- [WORK ITEM]: Your task is to transcribe the material that follows, line by line and exactly.

--------

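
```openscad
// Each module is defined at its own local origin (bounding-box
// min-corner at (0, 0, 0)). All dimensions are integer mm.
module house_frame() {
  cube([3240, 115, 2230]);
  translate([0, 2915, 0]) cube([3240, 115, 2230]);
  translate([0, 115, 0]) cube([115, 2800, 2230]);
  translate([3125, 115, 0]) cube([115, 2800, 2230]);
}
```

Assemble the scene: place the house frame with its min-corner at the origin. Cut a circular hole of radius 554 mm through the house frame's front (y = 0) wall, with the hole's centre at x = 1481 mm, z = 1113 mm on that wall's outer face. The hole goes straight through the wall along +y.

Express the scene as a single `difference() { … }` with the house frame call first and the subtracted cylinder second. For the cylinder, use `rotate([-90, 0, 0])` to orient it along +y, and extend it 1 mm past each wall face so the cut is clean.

difference() {
  house_frame();
  translate([1481, -1, 1113]) rotate([-90, 0, 0]) cylinder(h = 117, r = 554);
}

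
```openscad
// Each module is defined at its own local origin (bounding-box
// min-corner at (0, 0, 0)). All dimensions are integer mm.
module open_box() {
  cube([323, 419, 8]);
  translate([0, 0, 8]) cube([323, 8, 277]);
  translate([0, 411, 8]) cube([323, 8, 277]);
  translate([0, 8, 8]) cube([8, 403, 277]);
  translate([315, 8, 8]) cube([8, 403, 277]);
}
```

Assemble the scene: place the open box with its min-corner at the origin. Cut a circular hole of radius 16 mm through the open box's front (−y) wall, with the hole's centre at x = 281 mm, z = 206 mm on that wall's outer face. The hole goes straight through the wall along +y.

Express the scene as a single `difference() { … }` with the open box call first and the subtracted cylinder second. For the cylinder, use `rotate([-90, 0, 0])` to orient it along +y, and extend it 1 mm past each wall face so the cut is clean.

difference() {
  open_box();
  translate([281, -1, 206]) rotate([-90, 0, 0]) cylinder(h = 10, r = 16);
}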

--------

- [TASK ANSWER]:
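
```openscad
// Each module is defined at its own local origin (bounding-box
// min-corner at (0, 0, 0)). All dimensions are integer mm.
module house_frame() {
  cube([3240, 115, 2230]);
  translate([0, 2915, 0]) cube([3240, 115, 2230]);
  translate([0, 115, 0]) cube([115, 2800, 2230]);
  translate([3125, 115, 0]) cube([115, 2800, 2230]);
}
```

Assemble the scene: place the house frame with its min-corner at the origin. Cut a circular hole of radius 554 mm through the house frame's front (y = 0) wall, with the hole's centre at x = 1481 mm, z = 1113 mm on that wall's outer face. The hole goes straight through the wall along +y.

Express the scene as a single `difference() { … }` with the house frame call first and the subtracted cylinder second. For the cylinder, use `rotate([-90, 0, 0])` to orient it along +y, and extend it 1 mm past each wall face so the cut is clean.

difference() {
  house_frame();
  translate([1481, -1, 1113]) rotate([-90, 0, 0]) cylinder(h = 117, r = 554);
}

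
```openscad
// Each module is defined at its own local origin (bounding-box
// min-corner at (0, 0, 0)). All dimensions are integer mm.
module open_box() {
  cube([323, 419, 8]);
  translate([0, 0, 8]) cube([323, 8, 277]);
  translate([0, 411, 8]) cube([323, 8, 277]);
  translate([0, 8, 8]) cube([8, 403, 277]);
  translate([315, 8, 8]) cube([8, 403, 277]);
}
```

Assemble the scene: place the open box with its min-corner at the origin. Cut a circular hole of radius 16 mm through the open box's front (−y) wall, with the hole's centre at x = 281 mm, z = 206 mm on that wall's outer face. The hole goes straight through the wall along +y.

Express the scene as a single `difference() { … }` with the open box call first and the subtracted cylinder second. For the cylinder, use `rotate([-90, 0, 0])` to orient it along +y, and extend it 1 mm past each wall face so the cut is clean.

difference() {
  open_box();
  translate([281, -1, 206]) rotate([-90, 0, 0]) cylinder(h = 10, r = 16);
}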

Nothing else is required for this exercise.